The task: Search the entries below for the word "held" and copy each line that has it.

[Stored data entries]
──────────
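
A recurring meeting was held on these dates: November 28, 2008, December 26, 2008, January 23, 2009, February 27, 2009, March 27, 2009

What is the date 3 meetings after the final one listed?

June 26, 2009

Gaps: 28, 28, 35, 28 days — a mix of 28 and 35. Every date is a Friday.
Each is the 4th Friday of its month.
4th Friday of April 2009: April 24, 2009.
4th Friday of May 2009: May 22, 2009.
4th Friday of June 2009: June 26, 2009.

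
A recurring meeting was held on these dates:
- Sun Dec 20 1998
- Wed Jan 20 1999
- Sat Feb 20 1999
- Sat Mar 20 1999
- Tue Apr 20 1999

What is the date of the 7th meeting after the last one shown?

Sat Nov 20 1999

Gaps: 31, 31, 28, 31 days — not constant. Every event is on the 20th of the month.
Pattern: the 20th of each month.
Next: May 1999 → Thu May 20 1999.
Next: June 1999 → Sun Jun 20 1999.
Next: July 1999 → Tue Jul 20 1999.
August 1999: Fri Aug 20 1999.
September 1999: Mon Sep 20 1999.
October 1999: Wed Oct 20 1999.
November 1999: Sat Nov 20 1999.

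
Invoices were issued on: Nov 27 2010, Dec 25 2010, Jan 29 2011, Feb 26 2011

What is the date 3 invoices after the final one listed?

All Saturdays; the gaps (28, 35, 28) vary with month length.
This is the last Saturday of each month.
Last Saturday of March 2011: Mar 26 2011.
Last Saturday of April 2011: Apr 30 2011.
Last Saturday of May 2011: May 28 2011.

May 28 2011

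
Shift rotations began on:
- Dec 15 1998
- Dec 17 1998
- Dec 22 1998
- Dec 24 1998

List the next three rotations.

Every event lands on a Tuesday or Thursday (gaps cycle 2, 5, 2).
So the schedule is: every Tuesday and Thursday.
Next Tuesday: Dec 29 1998.
The following Thursday is Dec 31 1998.
The following Tuesday is Jan 5 1999.

Dec 29 1998, Dec 31 1998, Jan 5 1999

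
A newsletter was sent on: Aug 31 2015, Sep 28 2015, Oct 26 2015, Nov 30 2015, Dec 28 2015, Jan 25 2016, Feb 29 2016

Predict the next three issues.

Mar 28 2016, Apr 25 2016, May 30 2016

Every date is a Monday; gaps 28, 28, 35, 28, 28, 35 days.
Each is the last Monday of its month (at least one falls on the 29th or later, ruling out '4th Monday').
March 2016 ends with Monday Mar 28 2016.
April 2016 ends with Monday Apr 25 2016.
May 2016 ends with Monday May 30 2016.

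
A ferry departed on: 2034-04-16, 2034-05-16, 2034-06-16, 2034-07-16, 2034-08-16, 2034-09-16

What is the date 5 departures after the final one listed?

2035-02-16

The day-of-month is always 16 (30, 31, 30, 31, 31 days between events).
So this recurs on the 16th of each month.
October 2034: 2034-10-16.
November 2034: 2034-11-16.
December 2034: 2034-12-16.
Next: January 2035 → 2035-01-16.
February 2035: 2035-02-16.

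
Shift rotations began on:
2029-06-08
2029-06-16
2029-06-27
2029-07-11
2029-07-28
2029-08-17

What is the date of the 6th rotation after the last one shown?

2030-02-16

The spacing grows by 3 each time: 8, 11, 14, 17, 20 days.
Next gap: 23 days. 2029-08-17 + 23 days = 2029-09-09.
Next gap: 26 days. 2029-09-09 + 26 days = 2029-10-05.
Next gap: 29 days. 2029-10-05 + 29 days = 2029-11-03.
Next gap: 32 days. 2029-11-03 + 32 days = 2029-12-05.
Next gap: 35 days. 2029-12-05 + 35 days = 2030-01-09.
Next gap: 38 days. 2030-01-09 + 38 days = 2030-02-16.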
──────────
Result of the task:
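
A recurring meeting was held on these dates: November 28, 2008, December 26, 2008, January 23, 2009, February 27, 2009, March 27, 2009
A recurring meeting was held on these dates: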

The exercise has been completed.